▸ **Stored data entries**:
********

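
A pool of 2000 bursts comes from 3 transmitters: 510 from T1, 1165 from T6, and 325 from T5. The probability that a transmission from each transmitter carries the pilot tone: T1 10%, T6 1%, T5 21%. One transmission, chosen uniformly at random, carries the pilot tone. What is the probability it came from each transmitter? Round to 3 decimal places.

T1 0.390, T6 0.089, T5 0.521

Compute prior × likelihood for every hypothesis:
  T1: 0.255 × 0.1 = 0.0255
  T6: 0.5825 × 0.01 = 0.005825
  T5: 0.1625 × 0.21 = 0.034125
Sum = 0.06545.
P(T1 | pilot) = 0.0255/0.06545 ≈ 0.390
P(T6 | pilot) = 0.005825/0.06545 ≈ 0.089
P(T5 | pilot) = 0.034125/0.06545 ≈ 0.521
(Check: 0.390+0.089+0.521 = 1.000.)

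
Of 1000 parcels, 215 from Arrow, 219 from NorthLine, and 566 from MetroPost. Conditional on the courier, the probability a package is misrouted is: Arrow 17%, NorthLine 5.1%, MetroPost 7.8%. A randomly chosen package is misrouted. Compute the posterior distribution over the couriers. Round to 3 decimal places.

Arrow 0.398, NorthLine 0.122, MetroPost 0.481

Unnormalized posteriors (prior × likelihood):
  Arrow: 0.215 × 0.17 = 0.03655
  NorthLine: 0.219 × 0.051 = 0.011169
  MetroPost: 0.566 × 0.078 = 0.044148
Sum = 0.091867.
P(Arrow | misrouted) = 0.03655/0.091867 ≈ 0.398
P(NorthLine | misrouted) = 0.011169/0.091867 ≈ 0.122
P(MetroPost | misrouted) = 0.044148/0.091867 ≈ 0.481
(Check: 0.398+0.122+0.481 = 1.001.)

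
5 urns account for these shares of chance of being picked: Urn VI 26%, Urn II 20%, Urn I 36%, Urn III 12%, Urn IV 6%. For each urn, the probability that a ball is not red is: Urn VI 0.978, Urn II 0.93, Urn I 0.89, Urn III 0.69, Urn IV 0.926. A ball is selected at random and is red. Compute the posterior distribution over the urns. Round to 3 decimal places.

Taking complements, P(red | each) = Urn VI 0.022, Urn II 0.07, Urn I 0.11, Urn III 0.31, Urn IV 0.074.
By Bayes' rule, posterior ∝ prior × likelihood:
  Urn VI: 0.26 × 0.022 = 0.00572
  Urn II: 0.2 × 0.07 = 0.014
  Urn I: 0.36 × 0.11 = 0.0396
  Urn III: 0.12 × 0.31 = 0.0372
  Urn IV: 0.06 × 0.074 = 0.00444
Normalizing constant = 0.10096.
P(Urn VI | red) = 0.00572/0.10096 ≈ 0.057
P(Urn II | red) = 0.014/0.10096 ≈ 0.139
P(Urn I | red) = 0.0396/0.10096 ≈ 0.392
P(Urn III | red) = 0.0372/0.10096 ≈ 0.368
P(Urn IV | red) = 0.00444/0.10096 ≈ 0.044

Urn VI 0.057, Urn II 0.139, Urn I 0.392, Urn III 0.368, Urn IV 0.044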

********

▸ **What to do**:
Give back every line of the data above exactly as written.

▸ **Problem solution**:
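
A pool of 2000 bursts comes from 3 transmitters: 510 from T1, 1165 from T6, and 325 from T5. The probability that a transmission from each transmitter carries the pilot tone: T1 10%, T6 1%, T5 21%. One transmission, chosen uniformly at random, carries the pilot tone. What is the probability it came from each transmitter? Round to 3 decimal places.

T1 0.390, T6 0.089, T5 0.521

Compute prior × likelihood for every hypothesis:
  T1: 0.255 × 0.1 = 0.0255
  T6: 0.5825 × 0.01 = 0.005825
  T5: 0.1625 × 0.21 = 0.034125
Sum = 0.06545.
P(T1 | pilot) = 0.0255/0.06545 ≈ 0.390
P(T6 | pilot) = 0.005825/0.06545 ≈ 0.089
P(T5 | pilot) = 0.034125/0.06545 ≈ 0.521
(Check: 0.390+0.089+0.521 = 1.000.)

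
Of 1000 parcels, 215 from Arrow, 219 from NorthLine, and 566 from MetroPost. Conditional on the courier, the probability a package is misrouted is: Arrow 17%, NorthLine 5.1%, MetroPost 7.8%. A randomly chosen package is misrouted. Compute the posterior distribution over the couriers. Round to 3 decimal places.

Arrow 0.398, NorthLine 0.122, MetroPost 0.481

Unnormalized posteriors (prior × likelihood):
  Arrow: 0.215 × 0.17 = 0.03655
  NorthLine: 0.219 × 0.051 = 0.011169
  MetroPost: 0.566 × 0.078 = 0.044148
Sum = 0.091867.
P(Arrow | misrouted) = 0.03655/0.091867 ≈ 0.398
P(NorthLine | misrouted) = 0.011169/0.091867 ≈ 0.122
P(MetroPost | misrouted) = 0.044148/0.091867 ≈ 0.481
(Check: 0.398+0.122+0.481 = 1.001.)

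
5 urns account for these shares of chance of being picked: Urn VI 26%, Urn II 20%, Urn I 36%, Urn III 12%, Urn IV 6%. For each urn, the probability that a ball is not red is: Urn VI 0.978, Urn II 0.93, Urn I 0.89, Urn III 0.69, Urn IV 0.926. A ball is selected at random and is red. Compute the posterior distribution over the urns. Round to 3 decimal places.

Taking complements, P(red | each) = Urn VI 0.022, Urn II 0.07, Urn I 0.11, Urn III 0.31, Urn IV 0.074.
By Bayes' rule, posterior ∝ prior × likelihood:
  Urn VI: 0.26 × 0.022 = 0.00572
  Urn II: 0.2 × 0.07 = 0.014
  Urn I: 0.36 × 0.11 = 0.0396
  Urn III: 0.12 × 0.31 = 0.0372
  Urn IV: 0.06 × 0.074 = 0.00444
Normalizing constant = 0.10096.
P(Urn VI | red) = 0.00572/0.10096 ≈ 0.057
P(Urn II | red) = 0.014/0.10096 ≈ 0.139
P(Urn I | red) = 0.0396/0.10096 ≈ 0.392
P(Urn III | red) = 0.0372/0.10096 ≈ 0.368
P(Urn IV | red) = 0.00444/0.10096 ≈ 0.044

Urn VI 0.057, Urn II 0.139, Urn I 0.392, Urn III 0.368, Urn IV 0.044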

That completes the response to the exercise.